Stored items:
────────────────────────────────────────

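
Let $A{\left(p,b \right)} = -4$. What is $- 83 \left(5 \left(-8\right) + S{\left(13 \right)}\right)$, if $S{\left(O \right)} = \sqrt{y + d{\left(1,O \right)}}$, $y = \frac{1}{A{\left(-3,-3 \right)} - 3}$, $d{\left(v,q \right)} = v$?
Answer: $3320 - \frac{83 \sqrt{42}}{7} \approx 3243.2$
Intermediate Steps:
$y = - \frac{1}{7}$ ($y = \frac{1}{-4 - 3} = \frac{1}{-7} = - \frac{1}{7} \approx -0.14286$)
$S{\left(O \right)} = \frac{\sqrt{42}}{7}$ ($S{\left(O \right)} = \sqrt{- \frac{1}{7} + 1} = \sqrt{\frac{6}{7}} = \frac{\sqrt{42}}{7}$)
$- 83 \left(5 \left(-8\right) + S{\left(13 \right)}\right) = - 83 \left(5 \left(-8\right) + \frac{\sqrt{42}}{7}\right) = - 83 \left(-40 + \frac{\sqrt{42}}{7}\right) = 3320 - \frac{83 \sqrt{42}}{7}$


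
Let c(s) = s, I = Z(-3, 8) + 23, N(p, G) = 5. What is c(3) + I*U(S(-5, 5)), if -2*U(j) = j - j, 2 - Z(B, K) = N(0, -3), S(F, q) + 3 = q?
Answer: 3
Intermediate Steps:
S(F, q) = -3 + q
Z(B, K) = -3 (Z(B, K) = 2 - 1*5 = 2 - 5 = -3)
I = 20 (I = -3 + 23 = 20)
U(j) = 0 (U(j) = -(j - j)/2 = -½*0 = 0)
c(3) + I*U(S(-5, 5)) = 3 + 20*0 = 3 + 0 = 3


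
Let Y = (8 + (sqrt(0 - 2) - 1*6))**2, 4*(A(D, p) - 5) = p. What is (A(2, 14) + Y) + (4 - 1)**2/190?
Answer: 1002/95 + 4*I*sqrt(2) ≈ 10.547 + 5.6569*I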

────────────────────────────────────────

Exercise objective: Say only how many lines above contain "What", with no other words.

Response for this exercise: 3